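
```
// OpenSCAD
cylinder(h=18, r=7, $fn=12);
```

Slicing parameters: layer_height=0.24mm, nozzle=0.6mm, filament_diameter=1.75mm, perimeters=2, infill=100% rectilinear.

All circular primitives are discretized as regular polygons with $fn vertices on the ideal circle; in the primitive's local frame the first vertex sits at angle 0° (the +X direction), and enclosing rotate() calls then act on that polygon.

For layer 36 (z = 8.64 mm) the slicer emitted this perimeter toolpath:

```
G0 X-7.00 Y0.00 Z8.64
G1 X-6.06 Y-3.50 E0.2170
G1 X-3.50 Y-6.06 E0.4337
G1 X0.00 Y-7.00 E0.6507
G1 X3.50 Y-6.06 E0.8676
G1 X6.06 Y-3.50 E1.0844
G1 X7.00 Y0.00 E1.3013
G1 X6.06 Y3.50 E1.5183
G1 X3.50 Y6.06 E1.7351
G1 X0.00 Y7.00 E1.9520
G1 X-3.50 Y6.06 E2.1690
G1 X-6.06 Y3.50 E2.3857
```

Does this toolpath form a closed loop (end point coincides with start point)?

Start point (G0): (-7.00, 0.00). End point (last G1): the path does not return to the start — open.

no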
··········
What you return should match the entries above exactly.

> [COMPLETED TASK]
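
```
// OpenSCAD
cylinder(h=18, r=7, $fn=12);
```

Slicing parameters: layer_height=0.24mm, nozzle=0.6mm, filament_diameter=1.75mm, perimeters=2, infill=100% rectilinear.

All circular primitives are discretized as regular polygons with $fn vertices on the ideal circle; in the primitive's local frame the first vertex sits at angle 0° (the +X direction), and enclosing rotate() calls then act on that polygon.

For layer 36 (z = 8.64 mm) the slicer emitted this perimeter toolpath:

```
G0 X-7.00 Y0.00 Z8.64
G1 X-6.06 Y-3.50 E0.2170
G1 X-3.50 Y-6.06 E0.4337
G1 X0.00 Y-7.00 E0.6507
G1 X3.50 Y-6.06 E0.8676
G1 X6.06 Y-3.50 E1.0844
G1 X7.00 Y0.00 E1.3013
G1 X6.06 Y3.50 E1.5183
G1 X3.50 Y6.06 E1.7351
G1 X0.00 Y7.00 E1.9520
G1 X-3.50 Y6.06 E2.1690
G1 X-6.06 Y3.50 E2.3857
```

Does this toolpath form a closed loop (end point coincides with start point)?

Start point (G0): (-7.00, 0.00). End point (last G1): the path does not return to the start — open.

no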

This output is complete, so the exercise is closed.